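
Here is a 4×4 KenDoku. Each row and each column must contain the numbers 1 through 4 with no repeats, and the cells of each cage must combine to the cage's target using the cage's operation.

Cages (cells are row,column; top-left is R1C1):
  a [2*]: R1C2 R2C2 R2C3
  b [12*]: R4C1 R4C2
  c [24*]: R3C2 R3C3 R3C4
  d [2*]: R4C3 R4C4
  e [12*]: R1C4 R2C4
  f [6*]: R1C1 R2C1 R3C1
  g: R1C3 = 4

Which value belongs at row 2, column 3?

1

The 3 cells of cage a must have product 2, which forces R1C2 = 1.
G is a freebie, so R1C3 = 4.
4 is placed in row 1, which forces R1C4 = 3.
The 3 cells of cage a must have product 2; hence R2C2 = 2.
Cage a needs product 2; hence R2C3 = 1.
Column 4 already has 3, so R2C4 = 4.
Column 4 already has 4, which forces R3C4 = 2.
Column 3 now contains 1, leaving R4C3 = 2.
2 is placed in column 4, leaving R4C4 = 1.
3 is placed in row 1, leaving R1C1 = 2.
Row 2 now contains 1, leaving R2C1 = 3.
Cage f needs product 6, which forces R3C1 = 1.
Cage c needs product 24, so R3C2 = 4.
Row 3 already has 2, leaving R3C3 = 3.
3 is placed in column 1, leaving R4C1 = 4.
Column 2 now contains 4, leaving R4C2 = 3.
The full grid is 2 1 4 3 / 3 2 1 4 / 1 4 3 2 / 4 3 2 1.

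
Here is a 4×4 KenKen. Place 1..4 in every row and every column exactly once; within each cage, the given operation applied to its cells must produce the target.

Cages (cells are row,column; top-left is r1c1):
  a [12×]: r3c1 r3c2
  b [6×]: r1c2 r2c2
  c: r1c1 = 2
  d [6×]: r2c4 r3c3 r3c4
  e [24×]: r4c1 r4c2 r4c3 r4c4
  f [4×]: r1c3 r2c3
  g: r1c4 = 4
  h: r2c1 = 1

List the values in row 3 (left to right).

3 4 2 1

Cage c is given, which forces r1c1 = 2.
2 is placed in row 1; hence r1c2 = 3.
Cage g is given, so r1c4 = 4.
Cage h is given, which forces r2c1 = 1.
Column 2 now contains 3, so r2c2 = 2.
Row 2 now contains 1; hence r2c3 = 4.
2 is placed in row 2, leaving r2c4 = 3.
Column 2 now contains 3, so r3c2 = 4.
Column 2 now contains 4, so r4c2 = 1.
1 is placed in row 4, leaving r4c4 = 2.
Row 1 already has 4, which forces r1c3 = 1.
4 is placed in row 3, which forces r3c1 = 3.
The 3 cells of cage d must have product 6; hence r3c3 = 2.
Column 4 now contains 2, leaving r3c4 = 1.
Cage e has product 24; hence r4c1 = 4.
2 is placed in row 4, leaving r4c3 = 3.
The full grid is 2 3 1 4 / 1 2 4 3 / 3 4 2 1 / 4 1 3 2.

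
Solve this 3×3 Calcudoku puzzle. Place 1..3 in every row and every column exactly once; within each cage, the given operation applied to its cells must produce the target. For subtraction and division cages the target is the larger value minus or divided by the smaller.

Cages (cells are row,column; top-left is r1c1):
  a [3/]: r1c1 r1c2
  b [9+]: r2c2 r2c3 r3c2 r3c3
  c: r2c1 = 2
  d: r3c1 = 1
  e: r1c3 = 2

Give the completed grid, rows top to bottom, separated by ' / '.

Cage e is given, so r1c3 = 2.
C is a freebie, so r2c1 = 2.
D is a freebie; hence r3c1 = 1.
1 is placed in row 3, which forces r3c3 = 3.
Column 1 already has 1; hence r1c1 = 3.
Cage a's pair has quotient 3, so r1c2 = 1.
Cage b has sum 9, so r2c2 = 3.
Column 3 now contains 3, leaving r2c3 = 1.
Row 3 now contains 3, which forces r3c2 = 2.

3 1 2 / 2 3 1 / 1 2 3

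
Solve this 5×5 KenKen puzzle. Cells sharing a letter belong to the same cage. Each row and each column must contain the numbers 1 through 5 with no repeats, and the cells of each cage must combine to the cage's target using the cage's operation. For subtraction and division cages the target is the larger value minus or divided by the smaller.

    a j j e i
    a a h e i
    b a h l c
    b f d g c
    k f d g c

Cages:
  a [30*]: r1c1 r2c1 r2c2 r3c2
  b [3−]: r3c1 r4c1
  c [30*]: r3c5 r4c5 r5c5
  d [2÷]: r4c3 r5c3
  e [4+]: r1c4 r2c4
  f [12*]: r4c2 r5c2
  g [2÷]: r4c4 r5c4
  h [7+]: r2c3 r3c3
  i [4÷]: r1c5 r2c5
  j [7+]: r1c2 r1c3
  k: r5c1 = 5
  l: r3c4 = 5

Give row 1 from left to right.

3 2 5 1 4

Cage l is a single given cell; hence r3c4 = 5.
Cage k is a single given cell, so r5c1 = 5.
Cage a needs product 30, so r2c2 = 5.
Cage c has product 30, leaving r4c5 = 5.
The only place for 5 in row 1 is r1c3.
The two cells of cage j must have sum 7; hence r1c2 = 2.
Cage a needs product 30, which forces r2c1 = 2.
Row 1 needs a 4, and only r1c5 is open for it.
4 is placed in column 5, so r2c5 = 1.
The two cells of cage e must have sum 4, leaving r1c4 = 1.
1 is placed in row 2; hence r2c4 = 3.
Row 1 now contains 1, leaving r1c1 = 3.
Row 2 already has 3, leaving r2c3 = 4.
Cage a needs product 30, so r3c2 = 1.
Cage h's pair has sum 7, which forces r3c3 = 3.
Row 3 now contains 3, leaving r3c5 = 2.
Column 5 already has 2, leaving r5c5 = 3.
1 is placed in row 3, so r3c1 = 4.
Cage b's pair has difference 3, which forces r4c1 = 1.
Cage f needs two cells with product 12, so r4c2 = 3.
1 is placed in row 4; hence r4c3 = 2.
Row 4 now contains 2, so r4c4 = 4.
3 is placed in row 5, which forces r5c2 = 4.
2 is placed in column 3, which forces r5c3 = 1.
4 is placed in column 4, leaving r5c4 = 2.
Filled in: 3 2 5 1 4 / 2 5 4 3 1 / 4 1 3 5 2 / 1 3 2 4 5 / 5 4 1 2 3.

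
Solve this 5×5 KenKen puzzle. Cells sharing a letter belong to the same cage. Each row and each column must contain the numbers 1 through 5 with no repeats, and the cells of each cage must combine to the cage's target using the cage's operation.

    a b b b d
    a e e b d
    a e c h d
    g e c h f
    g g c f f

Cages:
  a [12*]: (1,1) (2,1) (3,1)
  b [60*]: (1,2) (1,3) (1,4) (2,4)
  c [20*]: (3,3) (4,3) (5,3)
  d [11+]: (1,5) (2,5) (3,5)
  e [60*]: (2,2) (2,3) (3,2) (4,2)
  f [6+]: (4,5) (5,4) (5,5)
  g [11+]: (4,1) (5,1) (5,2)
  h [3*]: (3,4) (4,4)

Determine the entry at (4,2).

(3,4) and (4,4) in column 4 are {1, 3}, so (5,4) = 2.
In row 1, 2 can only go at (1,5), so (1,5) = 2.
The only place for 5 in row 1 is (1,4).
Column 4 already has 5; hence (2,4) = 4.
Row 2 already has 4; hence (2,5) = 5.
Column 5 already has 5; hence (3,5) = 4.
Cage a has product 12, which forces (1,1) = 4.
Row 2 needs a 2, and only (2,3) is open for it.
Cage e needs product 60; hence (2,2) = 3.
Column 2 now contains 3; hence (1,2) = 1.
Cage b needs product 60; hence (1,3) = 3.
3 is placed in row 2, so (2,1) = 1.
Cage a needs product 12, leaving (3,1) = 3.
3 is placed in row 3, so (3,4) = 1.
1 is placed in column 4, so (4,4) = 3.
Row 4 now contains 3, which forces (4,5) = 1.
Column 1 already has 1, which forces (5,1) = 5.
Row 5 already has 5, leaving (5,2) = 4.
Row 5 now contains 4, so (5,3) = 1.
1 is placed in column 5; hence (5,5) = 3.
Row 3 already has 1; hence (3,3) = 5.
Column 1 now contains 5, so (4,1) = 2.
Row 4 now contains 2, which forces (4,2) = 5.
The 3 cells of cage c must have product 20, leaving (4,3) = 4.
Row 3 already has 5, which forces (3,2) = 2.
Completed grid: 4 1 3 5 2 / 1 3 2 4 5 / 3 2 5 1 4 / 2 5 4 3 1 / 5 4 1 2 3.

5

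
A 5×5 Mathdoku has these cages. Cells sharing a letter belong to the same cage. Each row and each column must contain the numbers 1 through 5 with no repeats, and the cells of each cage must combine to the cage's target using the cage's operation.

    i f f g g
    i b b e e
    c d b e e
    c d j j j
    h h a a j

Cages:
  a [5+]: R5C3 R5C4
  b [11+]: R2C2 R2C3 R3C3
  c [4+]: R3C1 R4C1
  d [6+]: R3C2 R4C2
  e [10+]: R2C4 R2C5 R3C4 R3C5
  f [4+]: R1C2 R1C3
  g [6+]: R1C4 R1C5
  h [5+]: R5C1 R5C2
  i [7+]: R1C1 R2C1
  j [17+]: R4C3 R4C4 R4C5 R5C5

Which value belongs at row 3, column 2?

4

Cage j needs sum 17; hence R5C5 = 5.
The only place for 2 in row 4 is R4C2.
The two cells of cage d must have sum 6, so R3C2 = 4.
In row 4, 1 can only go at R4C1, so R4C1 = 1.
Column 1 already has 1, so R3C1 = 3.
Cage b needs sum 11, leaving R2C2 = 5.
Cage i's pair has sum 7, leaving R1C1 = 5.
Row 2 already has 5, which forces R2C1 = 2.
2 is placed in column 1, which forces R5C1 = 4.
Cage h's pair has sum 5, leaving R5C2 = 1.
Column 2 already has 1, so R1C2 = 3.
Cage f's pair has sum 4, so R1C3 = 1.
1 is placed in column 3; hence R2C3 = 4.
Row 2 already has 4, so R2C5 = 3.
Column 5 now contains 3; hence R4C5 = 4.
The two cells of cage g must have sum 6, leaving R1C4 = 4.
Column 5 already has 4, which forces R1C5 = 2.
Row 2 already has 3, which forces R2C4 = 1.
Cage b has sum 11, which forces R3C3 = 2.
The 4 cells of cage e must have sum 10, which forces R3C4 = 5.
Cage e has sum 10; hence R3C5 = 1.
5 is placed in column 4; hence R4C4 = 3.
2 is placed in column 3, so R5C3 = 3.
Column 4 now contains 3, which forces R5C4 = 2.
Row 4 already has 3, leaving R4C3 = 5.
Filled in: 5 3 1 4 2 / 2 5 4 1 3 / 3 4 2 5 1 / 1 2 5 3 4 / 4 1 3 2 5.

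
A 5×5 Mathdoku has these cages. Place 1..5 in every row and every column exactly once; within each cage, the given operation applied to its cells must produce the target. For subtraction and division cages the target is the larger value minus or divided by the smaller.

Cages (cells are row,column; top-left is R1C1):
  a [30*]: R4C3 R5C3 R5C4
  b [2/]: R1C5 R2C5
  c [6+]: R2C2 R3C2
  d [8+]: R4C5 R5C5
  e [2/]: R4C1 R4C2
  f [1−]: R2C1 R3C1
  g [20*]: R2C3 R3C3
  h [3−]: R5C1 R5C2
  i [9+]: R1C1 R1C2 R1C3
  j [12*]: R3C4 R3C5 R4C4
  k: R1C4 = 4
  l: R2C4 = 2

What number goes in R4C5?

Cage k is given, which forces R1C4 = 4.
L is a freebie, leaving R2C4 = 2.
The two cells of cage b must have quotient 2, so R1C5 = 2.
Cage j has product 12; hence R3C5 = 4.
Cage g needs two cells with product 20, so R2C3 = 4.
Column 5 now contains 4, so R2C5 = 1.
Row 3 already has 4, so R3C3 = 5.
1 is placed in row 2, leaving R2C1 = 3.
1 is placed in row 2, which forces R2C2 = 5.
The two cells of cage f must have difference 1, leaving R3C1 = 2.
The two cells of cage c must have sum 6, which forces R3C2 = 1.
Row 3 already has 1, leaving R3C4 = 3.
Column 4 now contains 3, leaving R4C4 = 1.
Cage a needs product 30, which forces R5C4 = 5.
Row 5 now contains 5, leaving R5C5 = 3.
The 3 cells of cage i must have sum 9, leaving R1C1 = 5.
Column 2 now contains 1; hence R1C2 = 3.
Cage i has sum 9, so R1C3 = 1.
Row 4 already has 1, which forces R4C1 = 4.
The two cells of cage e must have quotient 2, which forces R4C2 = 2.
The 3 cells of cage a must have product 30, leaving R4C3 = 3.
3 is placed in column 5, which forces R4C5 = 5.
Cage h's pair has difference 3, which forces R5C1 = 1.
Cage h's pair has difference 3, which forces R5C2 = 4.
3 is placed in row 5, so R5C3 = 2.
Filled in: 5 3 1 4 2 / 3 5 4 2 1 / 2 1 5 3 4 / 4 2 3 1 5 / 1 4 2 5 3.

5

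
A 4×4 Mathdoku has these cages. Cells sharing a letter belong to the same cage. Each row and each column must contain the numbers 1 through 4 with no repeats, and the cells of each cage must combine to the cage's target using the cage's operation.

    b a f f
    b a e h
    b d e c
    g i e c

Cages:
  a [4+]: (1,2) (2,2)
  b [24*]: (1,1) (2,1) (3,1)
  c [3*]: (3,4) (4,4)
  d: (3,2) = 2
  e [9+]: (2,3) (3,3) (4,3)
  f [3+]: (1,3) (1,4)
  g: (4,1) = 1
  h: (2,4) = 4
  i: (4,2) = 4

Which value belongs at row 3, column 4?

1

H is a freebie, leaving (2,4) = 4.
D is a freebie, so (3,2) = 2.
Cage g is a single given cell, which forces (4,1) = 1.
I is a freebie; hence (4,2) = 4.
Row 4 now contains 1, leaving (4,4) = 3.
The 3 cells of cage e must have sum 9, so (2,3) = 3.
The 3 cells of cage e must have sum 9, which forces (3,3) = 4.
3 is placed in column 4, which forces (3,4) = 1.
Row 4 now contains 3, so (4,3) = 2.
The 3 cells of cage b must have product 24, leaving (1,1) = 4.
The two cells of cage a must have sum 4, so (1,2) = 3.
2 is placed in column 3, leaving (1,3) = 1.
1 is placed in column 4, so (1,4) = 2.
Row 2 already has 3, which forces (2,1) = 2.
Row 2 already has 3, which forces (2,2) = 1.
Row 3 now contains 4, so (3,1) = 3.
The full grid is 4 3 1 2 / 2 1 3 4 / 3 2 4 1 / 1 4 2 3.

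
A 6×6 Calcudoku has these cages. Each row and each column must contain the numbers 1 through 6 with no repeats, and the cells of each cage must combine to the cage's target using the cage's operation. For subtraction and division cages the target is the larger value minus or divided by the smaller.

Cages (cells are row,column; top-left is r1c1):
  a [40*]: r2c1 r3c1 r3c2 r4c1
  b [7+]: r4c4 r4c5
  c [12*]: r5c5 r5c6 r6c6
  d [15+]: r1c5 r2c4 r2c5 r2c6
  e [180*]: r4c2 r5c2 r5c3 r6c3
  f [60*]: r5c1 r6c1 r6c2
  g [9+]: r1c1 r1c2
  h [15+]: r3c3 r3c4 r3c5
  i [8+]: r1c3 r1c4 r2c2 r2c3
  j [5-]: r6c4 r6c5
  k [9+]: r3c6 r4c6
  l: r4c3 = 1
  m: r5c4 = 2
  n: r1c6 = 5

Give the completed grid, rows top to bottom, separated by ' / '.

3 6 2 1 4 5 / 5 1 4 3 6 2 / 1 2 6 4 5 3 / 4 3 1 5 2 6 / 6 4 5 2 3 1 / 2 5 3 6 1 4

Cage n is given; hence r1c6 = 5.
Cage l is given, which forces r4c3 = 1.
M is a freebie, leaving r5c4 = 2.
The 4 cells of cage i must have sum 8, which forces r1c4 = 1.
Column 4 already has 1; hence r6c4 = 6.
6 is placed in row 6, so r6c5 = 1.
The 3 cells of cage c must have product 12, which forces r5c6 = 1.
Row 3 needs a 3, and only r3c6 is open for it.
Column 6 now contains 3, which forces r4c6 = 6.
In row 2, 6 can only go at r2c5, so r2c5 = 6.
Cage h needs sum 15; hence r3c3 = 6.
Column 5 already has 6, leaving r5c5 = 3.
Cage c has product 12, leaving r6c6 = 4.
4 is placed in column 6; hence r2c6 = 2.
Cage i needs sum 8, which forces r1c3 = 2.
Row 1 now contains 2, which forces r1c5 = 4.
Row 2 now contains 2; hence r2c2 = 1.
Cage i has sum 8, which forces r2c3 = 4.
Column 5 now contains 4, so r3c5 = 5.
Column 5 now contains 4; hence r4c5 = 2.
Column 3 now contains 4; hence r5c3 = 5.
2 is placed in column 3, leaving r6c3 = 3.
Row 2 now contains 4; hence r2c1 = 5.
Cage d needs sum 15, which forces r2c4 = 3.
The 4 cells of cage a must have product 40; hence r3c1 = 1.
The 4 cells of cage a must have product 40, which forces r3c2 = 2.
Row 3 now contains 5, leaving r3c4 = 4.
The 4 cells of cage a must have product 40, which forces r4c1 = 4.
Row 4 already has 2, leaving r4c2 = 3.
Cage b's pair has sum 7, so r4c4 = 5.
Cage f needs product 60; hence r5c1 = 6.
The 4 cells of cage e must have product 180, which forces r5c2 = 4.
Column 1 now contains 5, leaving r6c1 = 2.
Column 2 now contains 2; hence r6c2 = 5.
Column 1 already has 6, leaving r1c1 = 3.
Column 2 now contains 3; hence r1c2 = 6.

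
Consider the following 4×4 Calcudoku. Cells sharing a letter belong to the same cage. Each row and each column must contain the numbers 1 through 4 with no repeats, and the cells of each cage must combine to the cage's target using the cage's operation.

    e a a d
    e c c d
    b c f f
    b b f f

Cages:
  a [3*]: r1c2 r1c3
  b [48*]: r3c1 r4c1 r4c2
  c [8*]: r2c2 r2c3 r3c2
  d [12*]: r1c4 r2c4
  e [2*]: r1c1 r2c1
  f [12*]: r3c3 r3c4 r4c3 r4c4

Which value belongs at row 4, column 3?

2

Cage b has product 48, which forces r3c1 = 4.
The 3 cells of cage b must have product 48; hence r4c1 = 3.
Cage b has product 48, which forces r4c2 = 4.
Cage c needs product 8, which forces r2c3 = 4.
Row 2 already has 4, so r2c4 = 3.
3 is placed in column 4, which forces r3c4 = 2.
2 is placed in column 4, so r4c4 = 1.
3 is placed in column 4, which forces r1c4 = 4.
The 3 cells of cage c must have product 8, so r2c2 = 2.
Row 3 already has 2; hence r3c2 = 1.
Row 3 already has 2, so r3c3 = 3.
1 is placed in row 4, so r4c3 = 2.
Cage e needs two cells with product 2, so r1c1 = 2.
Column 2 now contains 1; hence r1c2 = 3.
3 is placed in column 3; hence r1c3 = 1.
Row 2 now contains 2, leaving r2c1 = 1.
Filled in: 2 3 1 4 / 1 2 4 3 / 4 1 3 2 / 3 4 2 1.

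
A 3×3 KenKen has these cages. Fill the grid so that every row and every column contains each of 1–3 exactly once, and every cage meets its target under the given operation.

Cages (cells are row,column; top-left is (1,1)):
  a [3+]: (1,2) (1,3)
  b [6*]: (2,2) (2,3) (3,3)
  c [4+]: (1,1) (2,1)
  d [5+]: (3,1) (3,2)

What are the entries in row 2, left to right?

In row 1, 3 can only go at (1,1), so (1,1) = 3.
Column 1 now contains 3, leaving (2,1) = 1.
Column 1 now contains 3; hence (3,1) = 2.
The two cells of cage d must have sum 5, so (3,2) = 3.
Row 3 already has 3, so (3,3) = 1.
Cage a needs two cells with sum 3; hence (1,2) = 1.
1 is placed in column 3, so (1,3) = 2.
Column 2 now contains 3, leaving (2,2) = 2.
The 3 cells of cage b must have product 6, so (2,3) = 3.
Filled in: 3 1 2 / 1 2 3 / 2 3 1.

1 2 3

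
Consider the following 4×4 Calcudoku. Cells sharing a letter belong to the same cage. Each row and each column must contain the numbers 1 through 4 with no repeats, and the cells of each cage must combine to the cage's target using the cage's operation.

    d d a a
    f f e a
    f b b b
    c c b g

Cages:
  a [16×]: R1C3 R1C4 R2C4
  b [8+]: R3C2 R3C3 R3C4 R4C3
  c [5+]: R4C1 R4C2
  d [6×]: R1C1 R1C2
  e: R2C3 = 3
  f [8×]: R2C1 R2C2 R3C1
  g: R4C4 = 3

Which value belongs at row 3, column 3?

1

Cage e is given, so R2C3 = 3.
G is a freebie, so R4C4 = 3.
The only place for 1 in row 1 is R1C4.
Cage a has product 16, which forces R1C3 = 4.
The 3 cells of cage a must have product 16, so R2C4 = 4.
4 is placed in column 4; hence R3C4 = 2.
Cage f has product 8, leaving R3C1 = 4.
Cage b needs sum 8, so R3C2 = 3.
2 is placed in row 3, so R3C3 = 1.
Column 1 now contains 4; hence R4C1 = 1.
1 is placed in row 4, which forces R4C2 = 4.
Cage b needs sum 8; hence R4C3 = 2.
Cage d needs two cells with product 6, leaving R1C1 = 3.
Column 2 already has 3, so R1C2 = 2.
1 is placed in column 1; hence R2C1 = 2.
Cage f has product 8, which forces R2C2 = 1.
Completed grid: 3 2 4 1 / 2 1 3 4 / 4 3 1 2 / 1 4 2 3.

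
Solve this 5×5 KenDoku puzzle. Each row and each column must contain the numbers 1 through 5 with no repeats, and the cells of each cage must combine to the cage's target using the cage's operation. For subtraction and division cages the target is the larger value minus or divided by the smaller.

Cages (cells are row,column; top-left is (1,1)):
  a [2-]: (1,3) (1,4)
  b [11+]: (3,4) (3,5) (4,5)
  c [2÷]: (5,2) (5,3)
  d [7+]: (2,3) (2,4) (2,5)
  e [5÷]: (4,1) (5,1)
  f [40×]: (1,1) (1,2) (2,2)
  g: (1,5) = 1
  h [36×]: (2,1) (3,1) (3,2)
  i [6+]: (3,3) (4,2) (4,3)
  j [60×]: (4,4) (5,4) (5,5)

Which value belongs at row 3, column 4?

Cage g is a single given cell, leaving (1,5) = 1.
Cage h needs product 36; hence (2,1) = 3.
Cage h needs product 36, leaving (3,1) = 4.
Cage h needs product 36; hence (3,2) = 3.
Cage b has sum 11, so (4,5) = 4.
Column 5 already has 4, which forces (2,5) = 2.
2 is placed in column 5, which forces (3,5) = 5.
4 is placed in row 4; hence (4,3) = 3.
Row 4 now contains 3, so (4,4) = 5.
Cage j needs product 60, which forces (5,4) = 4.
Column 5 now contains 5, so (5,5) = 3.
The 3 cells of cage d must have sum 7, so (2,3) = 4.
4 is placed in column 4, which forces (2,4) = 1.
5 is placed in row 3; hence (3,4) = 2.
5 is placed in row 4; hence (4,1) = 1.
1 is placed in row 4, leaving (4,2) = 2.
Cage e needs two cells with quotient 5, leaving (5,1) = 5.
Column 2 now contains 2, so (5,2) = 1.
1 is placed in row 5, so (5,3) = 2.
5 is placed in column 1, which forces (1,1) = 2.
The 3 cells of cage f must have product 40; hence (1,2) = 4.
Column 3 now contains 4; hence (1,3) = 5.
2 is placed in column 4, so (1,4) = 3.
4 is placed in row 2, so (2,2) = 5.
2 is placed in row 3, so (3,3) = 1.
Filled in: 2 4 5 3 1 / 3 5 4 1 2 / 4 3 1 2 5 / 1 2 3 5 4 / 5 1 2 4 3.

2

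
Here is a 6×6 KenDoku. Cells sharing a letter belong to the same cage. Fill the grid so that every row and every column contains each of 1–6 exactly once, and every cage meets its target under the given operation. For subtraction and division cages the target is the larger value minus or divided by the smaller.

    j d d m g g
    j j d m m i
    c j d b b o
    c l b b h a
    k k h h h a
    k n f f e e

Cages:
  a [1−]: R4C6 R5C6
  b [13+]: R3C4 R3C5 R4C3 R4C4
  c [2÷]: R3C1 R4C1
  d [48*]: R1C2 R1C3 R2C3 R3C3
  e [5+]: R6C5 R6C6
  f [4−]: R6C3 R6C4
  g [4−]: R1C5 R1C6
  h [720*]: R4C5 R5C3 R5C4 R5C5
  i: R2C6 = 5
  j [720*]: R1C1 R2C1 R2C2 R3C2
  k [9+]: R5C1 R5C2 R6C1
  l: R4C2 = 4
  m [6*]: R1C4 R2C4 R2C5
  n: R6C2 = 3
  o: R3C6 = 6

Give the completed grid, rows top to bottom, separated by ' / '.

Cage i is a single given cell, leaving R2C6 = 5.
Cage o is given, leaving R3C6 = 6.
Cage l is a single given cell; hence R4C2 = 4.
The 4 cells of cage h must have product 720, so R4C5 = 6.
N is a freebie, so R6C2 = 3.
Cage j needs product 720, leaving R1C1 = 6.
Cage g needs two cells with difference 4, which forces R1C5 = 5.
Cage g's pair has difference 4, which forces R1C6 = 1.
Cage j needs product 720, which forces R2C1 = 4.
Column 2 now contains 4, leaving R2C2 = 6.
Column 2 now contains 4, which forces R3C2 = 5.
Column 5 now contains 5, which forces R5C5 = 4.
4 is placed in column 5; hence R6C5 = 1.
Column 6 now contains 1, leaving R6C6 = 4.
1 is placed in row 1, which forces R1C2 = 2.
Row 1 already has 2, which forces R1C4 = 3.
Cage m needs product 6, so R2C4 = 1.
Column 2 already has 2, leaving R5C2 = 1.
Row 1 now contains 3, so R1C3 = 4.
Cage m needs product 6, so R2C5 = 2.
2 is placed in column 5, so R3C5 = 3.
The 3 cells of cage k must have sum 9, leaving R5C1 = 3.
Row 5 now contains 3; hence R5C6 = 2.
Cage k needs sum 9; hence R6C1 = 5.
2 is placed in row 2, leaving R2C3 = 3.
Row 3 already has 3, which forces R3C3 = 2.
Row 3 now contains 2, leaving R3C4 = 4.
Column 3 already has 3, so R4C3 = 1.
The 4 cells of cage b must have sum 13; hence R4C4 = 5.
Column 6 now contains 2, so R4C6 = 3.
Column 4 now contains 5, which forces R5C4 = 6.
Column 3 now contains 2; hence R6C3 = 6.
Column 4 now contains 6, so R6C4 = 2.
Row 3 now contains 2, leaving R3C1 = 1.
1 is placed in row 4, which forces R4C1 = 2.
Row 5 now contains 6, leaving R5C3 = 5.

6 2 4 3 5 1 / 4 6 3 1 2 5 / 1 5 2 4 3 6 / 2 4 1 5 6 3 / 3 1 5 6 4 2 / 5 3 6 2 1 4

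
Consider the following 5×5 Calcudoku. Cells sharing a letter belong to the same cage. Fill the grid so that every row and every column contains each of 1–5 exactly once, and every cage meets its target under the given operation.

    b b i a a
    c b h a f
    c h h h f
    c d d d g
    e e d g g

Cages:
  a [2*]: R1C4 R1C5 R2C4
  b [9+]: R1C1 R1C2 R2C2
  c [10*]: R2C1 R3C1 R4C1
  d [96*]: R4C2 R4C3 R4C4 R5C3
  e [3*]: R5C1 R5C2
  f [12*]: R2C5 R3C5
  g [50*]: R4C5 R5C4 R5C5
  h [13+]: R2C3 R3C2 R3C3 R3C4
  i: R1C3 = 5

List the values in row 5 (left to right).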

┄┄┄┄┄┄

■ EXERCISE PROMPT ■
Your reply is to repeat, unchanged, the lines above running from the one with "e [5+]: R6C5 R6C6" up to and including the one with "o: R3C6 = 6".

■ THE ANSWER ■
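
  e [5+]: R6C5 R6C6
  f [4−]: R6C3 R6C4
  g [4−]: R1C5 R1C6
  h [720*]: R4C5 R5C3 R5C4 R5C5
  i: R2C6 = 5
  j [720*]: R1C1 R2C1 R2C2 R3C2
  k [9+]: R5C1 R5C2 R6C1
  l: R4C2 = 4
  m [6*]: R1C4 R2C4 R2C5
  n: R6C2 = 3
  o: R3C6 = 6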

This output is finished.